→ AIM OF THE TASK: Your answer must be the full listing, repeated word for word.

→ INFORMATION:
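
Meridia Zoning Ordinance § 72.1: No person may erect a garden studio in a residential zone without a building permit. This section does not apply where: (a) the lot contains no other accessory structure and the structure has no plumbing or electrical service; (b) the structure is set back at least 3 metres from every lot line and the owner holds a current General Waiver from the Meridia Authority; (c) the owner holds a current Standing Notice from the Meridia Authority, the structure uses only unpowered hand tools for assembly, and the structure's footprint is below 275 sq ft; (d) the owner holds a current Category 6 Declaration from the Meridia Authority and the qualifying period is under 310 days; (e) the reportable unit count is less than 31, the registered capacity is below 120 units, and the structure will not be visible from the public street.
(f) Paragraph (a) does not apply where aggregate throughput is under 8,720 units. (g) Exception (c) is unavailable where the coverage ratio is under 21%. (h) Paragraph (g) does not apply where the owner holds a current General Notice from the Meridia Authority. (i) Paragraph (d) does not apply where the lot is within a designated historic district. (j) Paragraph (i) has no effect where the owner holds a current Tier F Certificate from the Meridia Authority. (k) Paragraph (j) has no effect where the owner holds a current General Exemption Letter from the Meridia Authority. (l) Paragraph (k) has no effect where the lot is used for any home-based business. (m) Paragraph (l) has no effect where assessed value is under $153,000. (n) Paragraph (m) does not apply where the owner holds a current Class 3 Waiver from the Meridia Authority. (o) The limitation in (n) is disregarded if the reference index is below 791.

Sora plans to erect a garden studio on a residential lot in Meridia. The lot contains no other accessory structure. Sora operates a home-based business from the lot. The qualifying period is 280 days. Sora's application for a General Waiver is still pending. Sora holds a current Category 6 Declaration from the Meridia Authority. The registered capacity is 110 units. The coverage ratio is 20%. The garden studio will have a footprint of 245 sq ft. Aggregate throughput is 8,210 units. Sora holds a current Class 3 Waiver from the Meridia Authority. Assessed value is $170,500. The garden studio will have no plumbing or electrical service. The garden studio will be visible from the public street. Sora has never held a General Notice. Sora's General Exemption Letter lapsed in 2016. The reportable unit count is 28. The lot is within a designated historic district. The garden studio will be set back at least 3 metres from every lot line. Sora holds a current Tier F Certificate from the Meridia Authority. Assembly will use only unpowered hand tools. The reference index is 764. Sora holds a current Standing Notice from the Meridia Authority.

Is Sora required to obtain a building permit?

No — exception (d) applies; Sora does not need a building permit.

All of (a)'s requirements are met (the lot has no other accessory structure; there is no plumbing or electrical service). Turning to paragraph (f): (f) applies — aggregate throughput is 8,210 units, under the 8,720 units limit. (a) is therefore removed.
Exception (b) requires that the owner holds a current General Waiver from the Meridia Authority; but there is no General Waiver in force, so (b) is unavailable.
Exception (c): a current Standing Notice is held; assembly uses only hand tools; the structure's footprint is 245 sq ft, below the 275 sq ft limit — every condition holds. But applying paragraphs (g)–(h): (g) operates against (c): the coverage ratio is 20%, under the 21% limit. (h) is not triggered (there is no General Notice in force), so (g) stands. (c) is therefore removed.
Exception (d)'s conditions are all satisfied: a current Category 6 Declaration is held; the qualifying period is 280 days, under the 310 days limit. As to paragraphs (i)–(o): (i) would limit (d) — the lot is in a historic district — but (j) sets (i) aside: (j) operates against (i): a current Tier F Certificate is held. (k), which would lift (j), does not operate here — no current General Exemption Letter is held. Exception (d) stands.
Exception (e) does not apply: the structure will be visible from the street.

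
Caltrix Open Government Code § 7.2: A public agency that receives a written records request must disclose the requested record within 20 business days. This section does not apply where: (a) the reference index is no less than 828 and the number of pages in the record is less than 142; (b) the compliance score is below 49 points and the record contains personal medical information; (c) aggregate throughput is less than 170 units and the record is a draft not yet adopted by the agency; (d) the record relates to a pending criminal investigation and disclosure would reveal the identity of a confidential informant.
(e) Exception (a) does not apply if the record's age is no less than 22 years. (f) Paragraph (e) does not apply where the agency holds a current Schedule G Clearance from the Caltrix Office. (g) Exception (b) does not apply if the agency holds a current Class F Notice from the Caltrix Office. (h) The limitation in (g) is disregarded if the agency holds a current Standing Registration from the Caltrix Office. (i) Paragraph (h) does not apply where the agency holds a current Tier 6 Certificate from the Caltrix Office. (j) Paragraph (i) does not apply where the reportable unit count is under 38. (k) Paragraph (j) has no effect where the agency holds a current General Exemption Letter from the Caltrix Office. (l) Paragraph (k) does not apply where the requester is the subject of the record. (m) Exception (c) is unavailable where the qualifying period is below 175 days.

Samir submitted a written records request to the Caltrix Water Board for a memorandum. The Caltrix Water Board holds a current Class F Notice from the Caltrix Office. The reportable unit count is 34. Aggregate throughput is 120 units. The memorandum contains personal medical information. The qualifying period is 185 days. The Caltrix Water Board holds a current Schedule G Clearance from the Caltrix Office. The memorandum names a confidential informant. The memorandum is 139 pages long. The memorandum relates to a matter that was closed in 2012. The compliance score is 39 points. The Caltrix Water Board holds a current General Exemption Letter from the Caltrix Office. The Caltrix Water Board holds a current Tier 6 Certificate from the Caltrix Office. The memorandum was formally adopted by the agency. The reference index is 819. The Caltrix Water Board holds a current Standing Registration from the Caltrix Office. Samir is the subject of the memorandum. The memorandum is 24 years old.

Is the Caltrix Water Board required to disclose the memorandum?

Exception (a) requires that the reference index is no less than 828; but the reference index is 819, short of 828, so (a) is unavailable.
Exception (b) is satisfied on its face — the compliance score is 39 points, below the 49 points limit; the memorandum contains personal medical information. Under paragraphs (g)–(l): (g) would limit (b) — a current Class F Notice is held — but (h) sets (g) aside: (h) applies — a current Standing Registration is held. (i) would limit (h) — a current Tier 6 Certificate is held — but (j) sets (i) aside: (j) operates — the reportable unit count is 34, under the 38 limit. (k) applies (a current General Exemption Letter is held), but is itself disapplied by (l): (l) operates against (k): Samir is the subject of the memorandum. Exception (b) stands.
Exception (c) fails — the memorandum has been formally adopted.
Exception (d) requires that the record relates to a pending criminal investigation; but the memorandum relates to a closed matter, so (d) is unavailable.

No — exception (b) applies; the Caltrix Water Board is not required to disclose the memorandum.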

→ TASK ANSWER:
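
Meridia Zoning Ordinance § 72.1: No person may erect a garden studio in a residential zone without a building permit. This section does not apply where: (a) the lot contains no other accessory structure and the structure has no plumbing or electrical service; (b) the structure is set back at least 3 metres from every lot line and the owner holds a current General Waiver from the Meridia Authority; (c) the owner holds a current Standing Notice from the Meridia Authority, the structure uses only unpowered hand tools for assembly, and the structure's footprint is below 275 sq ft; (d) the owner holds a current Category 6 Declaration from the Meridia Authority and the qualifying period is under 310 days; (e) the reportable unit count is less than 31, the registered capacity is below 120 units, and the structure will not be visible from the public street.
(f) Paragraph (a) does not apply where aggregate throughput is under 8,720 units. (g) Exception (c) is unavailable where the coverage ratio is under 21%. (h) Paragraph (g) does not apply where the owner holds a current General Notice from the Meridia Authority. (i) Paragraph (d) does not apply where the lot is within a designated historic district. (j) Paragraph (i) has no effect where the owner holds a current Tier F Certificate from the Meridia Authority. (k) Paragraph (j) has no effect where the owner holds a current General Exemption Letter from the Meridia Authority. (l) Paragraph (k) has no effect where the lot is used for any home-based business. (m) Paragraph (l) has no effect where assessed value is under $153,000. (n) Paragraph (m) does not apply where the owner holds a current Class 3 Waiver from the Meridia Authority. (o) The limitation in (n) is disregarded if the reference index is below 791.

Sora plans to erect a garden studio on a residential lot in Meridia. The lot contains no other accessory structure. Sora operates a home-based business from the lot. The qualifying period is 280 days. Sora's application for a General Waiver is still pending. Sora holds a current Category 6 Declaration from the Meridia Authority. The registered capacity is 110 units. The coverage ratio is 20%. The garden studio will have a footprint of 245 sq ft. Aggregate throughput is 8,210 units. Sora holds a current Class 3 Waiver from the Meridia Authority. Assessed value is $170,500. The garden studio will have no plumbing or electrical service. The garden studio will be visible from the public street. Sora has never held a General Notice. Sora's General Exemption Letter lapsed in 2016. The reportable unit count is 28. The lot is within a designated historic district. The garden studio will be set back at least 3 metres from every lot line. Sora holds a current Tier F Certificate from the Meridia Authority. Assembly will use only unpowered hand tools. The reference index is 764. Sora holds a current Standing Notice from the Meridia Authority.

Is Sora required to obtain a building permit?

No — exception (d) applies; Sora does not need a building permit.

All of (a)'s requirements are met (the lot has no other accessory structure; there is no plumbing or electrical service). Turning to paragraph (f): (f) applies — aggregate throughput is 8,210 units, under the 8,720 units limit. (a) is therefore removed.
Exception (b) requires that the owner holds a current General Waiver from the Meridia Authority; but there is no General Waiver in force, so (b) is unavailable.
Exception (c): a current Standing Notice is held; assembly uses only hand tools; the structure's footprint is 245 sq ft, below the 275 sq ft limit — every condition holds. But applying paragraphs (g)–(h): (g) operates against (c): the coverage ratio is 20%, under the 21% limit. (h) is not triggered (there is no General Notice in force), so (g) stands. (c) is therefore removed.
Exception (d)'s conditions are all satisfied: a current Category 6 Declaration is held; the qualifying period is 280 days, under the 310 days limit. As to paragraphs (i)–(o): (i) would limit (d) — the lot is in a historic district — but (j) sets (i) aside: (j) operates against (i): a current Tier F Certificate is held. (k), which would lift (j), does not operate here — no current General Exemption Letter is held. Exception (d) stands.
Exception (e) does not apply: the structure will be visible from the street.

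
Caltrix Open Government Code § 7.2: A public agency that receives a written records request must disclose the requested record within 20 business days. This section does not apply where: (a) the reference index is no less than 828 and the number of pages in the record is less than 142; (b) the compliance score is below 49 points and the record contains personal medical information; (c) aggregate throughput is less than 170 units and the record is a draft not yet adopted by the agency; (d) the record relates to a pending criminal investigation and disclosure would reveal the identity of a confidential informant.
(e) Exception (a) does not apply if the record's age is no less than 22 years. (f) Paragraph (e) does not apply where the agency holds a current Schedule G Clearance from the Caltrix Office. (g) Exception (b) does not apply if the agency holds a current Class F Notice from the Caltrix Office. (h) The limitation in (g) is disregarded if the agency holds a current Standing Registration from the Caltrix Office. (i) Paragraph (h) does not apply where the agency holds a current Tier 6 Certificate from the Caltrix Office. (j) Paragraph (i) does not apply where the reportable unit count is under 38. (k) Paragraph (j) has no effect where the agency holds a current General Exemption Letter from the Caltrix Office. (l) Paragraph (k) does not apply where the requester is the subject of the record. (m) Exception (c) is unavailable where the qualifying period is below 175 days.

Samir submitted a written records request to the Caltrix Water Board for a memorandum. The Caltrix Water Board holds a current Class F Notice from the Caltrix Office. The reportable unit count is 34. Aggregate throughput is 120 units. The memorandum contains personal medical information. The qualifying period is 185 days. The Caltrix Water Board holds a current Schedule G Clearance from the Caltrix Office. The memorandum names a confidential informant. The memorandum is 139 pages long. The memorandum relates to a matter that was closed in 2012. The compliance score is 39 points. The Caltrix Water Board holds a current General Exemption Letter from the Caltrix Office. The Caltrix Water Board holds a current Tier 6 Certificate from the Caltrix Office. The memorandum was formally adopted by the agency. The reference index is 819. The Caltrix Water Board holds a current Standing Registration from the Caltrix Office. Samir is the subject of the memorandum. The memorandum is 24 years old.

Is the Caltrix Water Board required to disclose the memorandum?

Exception (a) requires that the reference index is no less than 828; but the reference index is 819, short of 828, so (a) is unavailable.
Exception (b) is satisfied on its face — the compliance score is 39 points, below the 49 points limit; the memorandum contains personal medical information. Under paragraphs (g)–(l): (g) would limit (b) — a current Class F Notice is held — but (h) sets (g) aside: (h) applies — a current Standing Registration is held. (i) would limit (h) — a current Tier 6 Certificate is held — but (j) sets (i) aside: (j) operates — the reportable unit count is 34, under the 38 limit. (k) applies (a current General Exemption Letter is held), but is itself disapplied by (l): (l) operates against (k): Samir is the subject of the memorandum. Exception (b) stands.
Exception (c) fails — the memorandum has been formally adopted.
Exception (d) requires that the record relates to a pending criminal investigation; but the memorandum relates to a closed matter, so (d) is unavailable.

No — exception (b) applies; the Caltrix Water Board is not required to disclose the memorandum.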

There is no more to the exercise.